Work instruction: Please set down word for word every line from the one holding "Determine the unique" to the end of the data below, both included.

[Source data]
═══

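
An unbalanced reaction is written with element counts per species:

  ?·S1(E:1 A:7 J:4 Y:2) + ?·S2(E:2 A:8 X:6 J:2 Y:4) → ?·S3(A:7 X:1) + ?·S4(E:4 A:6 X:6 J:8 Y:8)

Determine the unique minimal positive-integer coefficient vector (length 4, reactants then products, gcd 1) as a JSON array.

Coefficients: [4, 4, 6, 3]

E: 4·1+4·2 = 12 | 6·0+3·4 = 12
A: 4·7+4·8 = 60 | 6·7+3·6 = 60
X: 4·0+4·6 = 24 | 6·1+3·6 = 24
J: 4·4+4·2 = 24 | 6·0+3·8 = 24
Y: 4·2+4·4 = 24 | 6·0+3·8 = 24
gcd(4,4,6,3) = 1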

═══

Answer to the exercise:
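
Determine the unique minimal positive-integer coefficient vector (length 4, reactants then products, gcd 1) as a JSON array.

Coefficients: [4, 4, 6, 3]

E: 4·1+4·2 = 12 | 6·0+3·4 = 12
A: 4·7+4·8 = 60 | 6·7+3·6 = 60
X: 4·0+4·6 = 24 | 6·1+3·6 = 24
J: 4·4+4·2 = 24 | 6·0+3·8 = 24
Y: 4·2+4·4 = 24 | 6·0+3·8 = 24
gcd(4,4,6,3) = 1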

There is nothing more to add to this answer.